**What the task asks**. What comes back must be the data itself, retyped exactly.

**Dataset entries**.

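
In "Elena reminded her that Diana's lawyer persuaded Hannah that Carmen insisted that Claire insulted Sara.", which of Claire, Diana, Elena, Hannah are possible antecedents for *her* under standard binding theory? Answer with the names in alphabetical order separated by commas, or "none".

*her* is a pronoun; Principle B requires it to be free in its binding domain — the matrix clause.
— Claire: subject of the clause headed by 'insulted'; is c-commanded by the pronoun; coreference would bind this R-expression — blocked (Principle C).
— Diana: possessor inside the subject DP of the clause headed by 'persuaded'; is c-commanded by the pronoun; coreference would bind this R-expression — blocked (Principle C).
— Elena: subject of the matrix clause; c-commands the pronoun within its binding domain — blocked (Principle B).
— Hannah: object of the clause headed by 'persuaded'; is c-commanded by the pronoun; coreference would bind this R-expression — blocked (Principle C).

none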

**Response for this exercise**.
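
In "Elena reminded her that Diana's lawyer persuaded Hannah that Carmen insisted that Claire insulted Sara.", which of Claire, Diana, Elena, Hannah are possible antecedents for *her* under standard binding theory? Answer with the names in alphabetical order separated by commas, or "none".

*her* is a pronoun; Principle B requires it to be free in its binding domain — the matrix clause.
— Claire: subject of the clause headed by 'insulted'; is c-commanded by the pronoun; coreference would bind this R-expression — blocked (Principle C).
— Diana: possessor inside the subject DP of the clause headed by 'persuaded'; is c-commanded by the pronoun; coreference would bind this R-expression — blocked (Principle C).
— Elena: subject of the matrix clause; c-commands the pronoun within its binding domain — blocked (Principle B).
— Hannah: object of the clause headed by 'persuaded'; is c-commanded by the pronoun; coreference would bind this R-expression — blocked (Principle C).

none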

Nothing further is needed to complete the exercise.